## WHAT IS EXPECTED
Please give again, word for word, the line that contains "find the smallest" and every line after it to the end of the data, with no other lines.

## EXERCISE MATERIALS
+ + + +
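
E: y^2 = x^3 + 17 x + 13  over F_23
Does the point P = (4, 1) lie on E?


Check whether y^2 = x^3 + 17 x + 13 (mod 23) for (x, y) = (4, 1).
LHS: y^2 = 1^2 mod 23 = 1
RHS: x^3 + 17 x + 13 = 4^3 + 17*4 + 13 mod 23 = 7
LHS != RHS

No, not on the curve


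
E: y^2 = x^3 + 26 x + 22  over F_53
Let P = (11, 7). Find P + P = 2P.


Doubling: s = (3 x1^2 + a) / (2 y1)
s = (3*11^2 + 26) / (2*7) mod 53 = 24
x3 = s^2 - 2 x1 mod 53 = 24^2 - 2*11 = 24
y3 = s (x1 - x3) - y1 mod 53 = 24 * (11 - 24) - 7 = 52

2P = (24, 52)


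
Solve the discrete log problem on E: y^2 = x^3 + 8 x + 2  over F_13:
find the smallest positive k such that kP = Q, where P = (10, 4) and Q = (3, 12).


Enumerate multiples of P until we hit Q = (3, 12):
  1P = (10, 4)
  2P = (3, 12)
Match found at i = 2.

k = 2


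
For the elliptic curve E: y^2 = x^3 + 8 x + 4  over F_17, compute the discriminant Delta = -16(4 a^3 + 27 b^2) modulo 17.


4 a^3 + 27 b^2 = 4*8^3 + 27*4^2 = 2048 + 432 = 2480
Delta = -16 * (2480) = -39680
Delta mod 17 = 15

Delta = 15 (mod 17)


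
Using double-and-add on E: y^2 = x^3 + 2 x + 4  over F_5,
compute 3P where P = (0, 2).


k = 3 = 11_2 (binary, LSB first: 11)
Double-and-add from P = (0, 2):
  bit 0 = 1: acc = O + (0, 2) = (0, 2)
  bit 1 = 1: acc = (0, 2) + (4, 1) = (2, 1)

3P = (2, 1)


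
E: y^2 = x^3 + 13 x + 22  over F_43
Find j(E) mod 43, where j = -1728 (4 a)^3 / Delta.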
+ + + +
## SOLUTION TO THE EXERCISE
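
find the smallest positive k such that kP = Q, where P = (10, 4) and Q = (3, 12).


Enumerate multiples of P until we hit Q = (3, 12):
  1P = (10, 4)
  2P = (3, 12)
Match found at i = 2.

k = 2


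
For the elliptic curve E: y^2 = x^3 + 8 x + 4  over F_17, compute the discriminant Delta = -16(4 a^3 + 27 b^2) modulo 17.


4 a^3 + 27 b^2 = 4*8^3 + 27*4^2 = 2048 + 432 = 2480
Delta = -16 * (2480) = -39680
Delta mod 17 = 15

Delta = 15 (mod 17)


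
Using double-and-add on E: y^2 = x^3 + 2 x + 4  over F_5,
compute 3P where P = (0, 2).


k = 3 = 11_2 (binary, LSB first: 11)
Double-and-add from P = (0, 2):
  bit 0 = 1: acc = O + (0, 2) = (0, 2)
  bit 1 = 1: acc = (0, 2) + (4, 1) = (2, 1)

3P = (2, 1)


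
E: y^2 = x^3 + 13 x + 22  over F_43
Find j(E) mod 43, where j = -1728 (4 a)^3 / Delta.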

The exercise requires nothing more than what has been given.